--- PROBLEM DESCRIPTION ---
All the data should be printed again exactly as written.
*** Block opens ***
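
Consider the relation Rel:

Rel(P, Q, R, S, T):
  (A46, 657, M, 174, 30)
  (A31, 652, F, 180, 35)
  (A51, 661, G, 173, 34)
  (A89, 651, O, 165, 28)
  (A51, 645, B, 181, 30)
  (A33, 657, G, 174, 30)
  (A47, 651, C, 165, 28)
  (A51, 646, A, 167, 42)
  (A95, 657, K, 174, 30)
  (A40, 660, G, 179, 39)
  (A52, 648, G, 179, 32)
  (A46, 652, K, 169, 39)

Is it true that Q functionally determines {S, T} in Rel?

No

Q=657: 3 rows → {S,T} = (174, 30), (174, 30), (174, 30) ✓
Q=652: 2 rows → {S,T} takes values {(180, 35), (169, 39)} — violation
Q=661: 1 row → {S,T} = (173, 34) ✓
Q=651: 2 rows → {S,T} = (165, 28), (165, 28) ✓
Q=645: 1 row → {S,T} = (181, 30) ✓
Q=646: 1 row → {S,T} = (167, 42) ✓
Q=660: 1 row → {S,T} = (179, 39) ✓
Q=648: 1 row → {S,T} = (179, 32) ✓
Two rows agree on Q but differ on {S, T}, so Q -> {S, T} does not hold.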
*** Block closes ***
--- TASK SOLUTION ---
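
Consider the relation Rel:

Rel(P, Q, R, S, T):
  (A46, 657, M, 174, 30)
  (A31, 652, F, 180, 35)
  (A51, 661, G, 173, 34)
  (A89, 651, O, 165, 28)
  (A51, 645, B, 181, 30)
  (A33, 657, G, 174, 30)
  (A47, 651, C, 165, 28)
  (A51, 646, A, 167, 42)
  (A95, 657, K, 174, 30)
  (A40, 660, G, 179, 39)
  (A52, 648, G, 179, 32)
  (A46, 652, K, 169, 39)

Is it true that Q functionally determines {S, T} in Rel?

No

Q=657: 3 rows → {S,T} = (174, 30), (174, 30), (174, 30) ✓
Q=652: 2 rows → {S,T} takes values {(180, 35), (169, 39)} — violation
Q=661: 1 row → {S,T} = (173, 34) ✓
Q=651: 2 rows → {S,T} = (165, 28), (165, 28) ✓
Q=645: 1 row → {S,T} = (181, 30) ✓
Q=646: 1 row → {S,T} = (167, 42) ✓
Q=660: 1 row → {S,T} = (179, 39) ✓
Q=648: 1 row → {S,T} = (179, 32) ✓
Two rows agree on Q but differ on {S, T}, so Q -> {S, T} does not hold.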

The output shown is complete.